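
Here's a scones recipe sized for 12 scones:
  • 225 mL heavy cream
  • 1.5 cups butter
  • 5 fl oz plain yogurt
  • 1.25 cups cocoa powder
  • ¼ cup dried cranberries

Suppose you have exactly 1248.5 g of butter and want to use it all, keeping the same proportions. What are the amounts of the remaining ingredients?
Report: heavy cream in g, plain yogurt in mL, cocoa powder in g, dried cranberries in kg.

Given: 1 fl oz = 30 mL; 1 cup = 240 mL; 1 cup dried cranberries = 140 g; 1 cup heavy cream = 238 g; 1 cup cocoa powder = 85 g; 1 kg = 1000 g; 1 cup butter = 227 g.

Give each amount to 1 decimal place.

heavy cream: 818.1 g; plain yogurt: 550.0 mL; cocoa powder: 389.6 g; dried cranberries: 0.1 kg

The original recipe has 340.5 g of butter, so the scaling factor is 1248.5 ÷ 340.5 = 11/3.
heavy cream: 225 mL × 11/3 ÷ 240 mL/cup × 238 g/cup ≈ 818.1 g
plain yogurt: 5 fl oz × 11/3 × 30 mL/fl oz = 550.0 mL
cocoa powder: 1.25 cup × 11/3 × 85 g/cup ≈ 389.6 g
dried cranberries: 0.25 cup × 11/3 × 140 g/cup ÷ 1000 g/kg ≈ 0.1 kg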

......

Task
Scan the entries above and show each line that contains the word "cups".

Completed task
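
  • 1.5 cups butter
  • 1.25 cups cocoa powder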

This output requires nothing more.